┌──

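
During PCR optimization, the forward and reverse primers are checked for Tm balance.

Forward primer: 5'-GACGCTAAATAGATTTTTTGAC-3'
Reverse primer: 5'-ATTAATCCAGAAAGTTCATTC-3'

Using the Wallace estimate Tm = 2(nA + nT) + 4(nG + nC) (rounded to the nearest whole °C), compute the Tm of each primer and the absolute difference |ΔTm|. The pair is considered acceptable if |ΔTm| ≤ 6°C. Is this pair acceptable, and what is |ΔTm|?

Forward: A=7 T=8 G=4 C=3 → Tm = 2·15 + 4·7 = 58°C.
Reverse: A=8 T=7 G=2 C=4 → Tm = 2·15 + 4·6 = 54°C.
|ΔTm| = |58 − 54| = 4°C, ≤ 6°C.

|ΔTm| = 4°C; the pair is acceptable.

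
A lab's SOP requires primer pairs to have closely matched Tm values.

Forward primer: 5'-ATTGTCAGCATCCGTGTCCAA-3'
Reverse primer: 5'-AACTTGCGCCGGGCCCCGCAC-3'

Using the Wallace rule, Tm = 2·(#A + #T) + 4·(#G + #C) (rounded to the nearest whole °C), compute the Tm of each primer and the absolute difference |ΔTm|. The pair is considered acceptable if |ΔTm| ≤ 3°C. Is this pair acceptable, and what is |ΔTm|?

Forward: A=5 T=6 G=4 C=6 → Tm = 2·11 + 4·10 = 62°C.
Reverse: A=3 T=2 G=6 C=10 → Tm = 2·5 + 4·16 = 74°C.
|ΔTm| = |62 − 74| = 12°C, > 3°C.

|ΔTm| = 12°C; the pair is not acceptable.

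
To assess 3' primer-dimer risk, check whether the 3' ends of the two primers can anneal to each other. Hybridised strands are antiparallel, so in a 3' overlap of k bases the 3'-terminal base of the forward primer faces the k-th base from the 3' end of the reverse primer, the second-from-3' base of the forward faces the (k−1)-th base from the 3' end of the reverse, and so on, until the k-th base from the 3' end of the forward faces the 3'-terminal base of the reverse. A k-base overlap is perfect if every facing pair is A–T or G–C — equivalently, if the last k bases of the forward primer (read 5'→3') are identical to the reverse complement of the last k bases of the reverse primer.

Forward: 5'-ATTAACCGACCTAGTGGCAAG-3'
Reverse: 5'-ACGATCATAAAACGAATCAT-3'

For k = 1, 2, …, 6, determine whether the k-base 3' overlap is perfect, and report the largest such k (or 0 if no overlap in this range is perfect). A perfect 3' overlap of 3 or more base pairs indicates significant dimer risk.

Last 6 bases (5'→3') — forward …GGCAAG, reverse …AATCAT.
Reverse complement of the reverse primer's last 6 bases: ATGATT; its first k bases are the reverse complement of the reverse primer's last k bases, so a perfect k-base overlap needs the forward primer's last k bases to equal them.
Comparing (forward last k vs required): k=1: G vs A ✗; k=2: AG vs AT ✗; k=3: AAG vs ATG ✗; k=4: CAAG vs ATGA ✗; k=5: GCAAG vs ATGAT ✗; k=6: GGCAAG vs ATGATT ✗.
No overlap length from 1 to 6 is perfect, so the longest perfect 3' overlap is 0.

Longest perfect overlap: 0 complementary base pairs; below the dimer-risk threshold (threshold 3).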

└──
┌──

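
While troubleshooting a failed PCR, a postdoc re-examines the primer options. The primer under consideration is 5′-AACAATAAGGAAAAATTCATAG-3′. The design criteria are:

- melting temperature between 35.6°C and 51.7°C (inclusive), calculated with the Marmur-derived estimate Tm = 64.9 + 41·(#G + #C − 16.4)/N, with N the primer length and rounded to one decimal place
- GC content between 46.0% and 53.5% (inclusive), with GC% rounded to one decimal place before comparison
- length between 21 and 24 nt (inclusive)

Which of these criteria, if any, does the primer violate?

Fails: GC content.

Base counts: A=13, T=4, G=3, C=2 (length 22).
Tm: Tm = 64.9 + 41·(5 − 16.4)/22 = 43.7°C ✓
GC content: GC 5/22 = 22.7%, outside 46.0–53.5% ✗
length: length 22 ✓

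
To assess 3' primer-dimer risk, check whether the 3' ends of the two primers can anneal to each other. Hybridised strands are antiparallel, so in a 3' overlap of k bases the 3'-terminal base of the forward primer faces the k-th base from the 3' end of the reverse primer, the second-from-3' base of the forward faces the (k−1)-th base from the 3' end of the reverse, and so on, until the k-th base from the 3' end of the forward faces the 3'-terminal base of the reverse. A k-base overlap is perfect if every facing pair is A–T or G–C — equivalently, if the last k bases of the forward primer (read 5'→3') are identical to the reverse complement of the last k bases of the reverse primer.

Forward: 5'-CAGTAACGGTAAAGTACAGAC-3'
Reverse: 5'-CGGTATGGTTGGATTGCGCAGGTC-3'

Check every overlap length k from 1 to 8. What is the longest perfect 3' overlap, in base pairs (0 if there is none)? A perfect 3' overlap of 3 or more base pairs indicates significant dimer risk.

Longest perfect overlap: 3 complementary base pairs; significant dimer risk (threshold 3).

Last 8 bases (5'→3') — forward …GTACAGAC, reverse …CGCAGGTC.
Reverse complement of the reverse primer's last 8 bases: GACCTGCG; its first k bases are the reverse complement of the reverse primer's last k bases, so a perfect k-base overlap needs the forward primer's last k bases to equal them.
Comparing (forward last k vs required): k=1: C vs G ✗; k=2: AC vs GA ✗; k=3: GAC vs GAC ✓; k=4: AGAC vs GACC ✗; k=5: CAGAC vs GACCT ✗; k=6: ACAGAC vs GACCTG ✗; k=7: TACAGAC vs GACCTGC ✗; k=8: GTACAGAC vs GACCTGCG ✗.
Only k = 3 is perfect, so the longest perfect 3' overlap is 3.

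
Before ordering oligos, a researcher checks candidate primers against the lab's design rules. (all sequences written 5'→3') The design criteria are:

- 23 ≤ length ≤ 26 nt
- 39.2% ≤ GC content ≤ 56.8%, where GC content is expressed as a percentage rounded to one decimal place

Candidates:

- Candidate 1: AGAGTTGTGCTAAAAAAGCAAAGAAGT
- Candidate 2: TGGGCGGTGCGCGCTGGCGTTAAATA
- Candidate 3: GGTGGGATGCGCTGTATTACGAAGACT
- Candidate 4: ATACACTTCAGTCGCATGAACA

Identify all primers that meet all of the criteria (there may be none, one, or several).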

└──
┌──

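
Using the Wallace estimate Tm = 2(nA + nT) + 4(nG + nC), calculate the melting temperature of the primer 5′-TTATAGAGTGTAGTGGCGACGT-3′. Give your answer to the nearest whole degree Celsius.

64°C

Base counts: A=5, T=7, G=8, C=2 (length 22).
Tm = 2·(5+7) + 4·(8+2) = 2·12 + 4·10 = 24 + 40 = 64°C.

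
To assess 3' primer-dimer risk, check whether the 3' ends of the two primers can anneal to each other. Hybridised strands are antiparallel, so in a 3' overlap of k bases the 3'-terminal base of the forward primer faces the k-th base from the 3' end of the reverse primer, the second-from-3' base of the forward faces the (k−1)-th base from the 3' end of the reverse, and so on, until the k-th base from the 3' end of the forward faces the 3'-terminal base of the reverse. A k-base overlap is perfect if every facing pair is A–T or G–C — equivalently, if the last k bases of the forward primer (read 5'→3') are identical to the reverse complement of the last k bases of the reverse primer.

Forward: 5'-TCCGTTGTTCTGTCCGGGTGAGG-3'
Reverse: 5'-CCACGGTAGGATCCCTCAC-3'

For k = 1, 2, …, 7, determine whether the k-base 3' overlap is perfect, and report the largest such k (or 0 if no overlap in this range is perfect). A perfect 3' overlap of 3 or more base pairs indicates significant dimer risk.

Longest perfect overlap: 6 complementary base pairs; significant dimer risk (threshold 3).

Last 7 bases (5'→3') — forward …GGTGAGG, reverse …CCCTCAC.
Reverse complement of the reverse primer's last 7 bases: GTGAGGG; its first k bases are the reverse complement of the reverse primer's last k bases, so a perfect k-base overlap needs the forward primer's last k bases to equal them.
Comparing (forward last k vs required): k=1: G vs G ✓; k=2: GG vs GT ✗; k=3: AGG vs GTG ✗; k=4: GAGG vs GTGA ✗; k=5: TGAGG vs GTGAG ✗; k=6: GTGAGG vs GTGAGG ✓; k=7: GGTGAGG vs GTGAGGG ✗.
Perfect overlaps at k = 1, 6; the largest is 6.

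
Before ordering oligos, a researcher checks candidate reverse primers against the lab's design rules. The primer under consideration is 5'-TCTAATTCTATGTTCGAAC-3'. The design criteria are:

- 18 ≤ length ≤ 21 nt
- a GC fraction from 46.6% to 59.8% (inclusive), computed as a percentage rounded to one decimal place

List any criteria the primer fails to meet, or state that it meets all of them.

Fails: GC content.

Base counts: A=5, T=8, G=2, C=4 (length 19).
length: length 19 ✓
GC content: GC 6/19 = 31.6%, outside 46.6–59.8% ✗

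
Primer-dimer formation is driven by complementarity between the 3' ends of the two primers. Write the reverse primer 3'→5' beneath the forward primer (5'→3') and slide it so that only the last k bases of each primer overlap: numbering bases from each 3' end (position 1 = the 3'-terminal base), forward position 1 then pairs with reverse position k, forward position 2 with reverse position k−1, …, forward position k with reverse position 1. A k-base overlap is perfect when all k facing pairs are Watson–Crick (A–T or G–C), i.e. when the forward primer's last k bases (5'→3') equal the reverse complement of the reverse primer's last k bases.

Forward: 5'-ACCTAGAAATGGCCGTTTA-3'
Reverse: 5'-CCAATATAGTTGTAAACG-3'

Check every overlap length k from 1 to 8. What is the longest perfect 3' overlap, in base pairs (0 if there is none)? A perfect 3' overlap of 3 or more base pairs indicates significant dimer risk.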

└──

▸ Exercise instructions
I'd like the lines above from the one with "Forward: 5'-CAGTAACGGTAAAGTACAGAC-3'" up to and including the one with "Reverse: 5'-CGGTATGGTTGGATTGCGCAGGTC-3'" copied exactly, with no other lines.

▸ Exercise solution
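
Forward: 5'-CAGTAACGGTAAAGTACAGAC-3'
Reverse: 5'-CGGTATGGTTGGATTGCGCAGGTC-3'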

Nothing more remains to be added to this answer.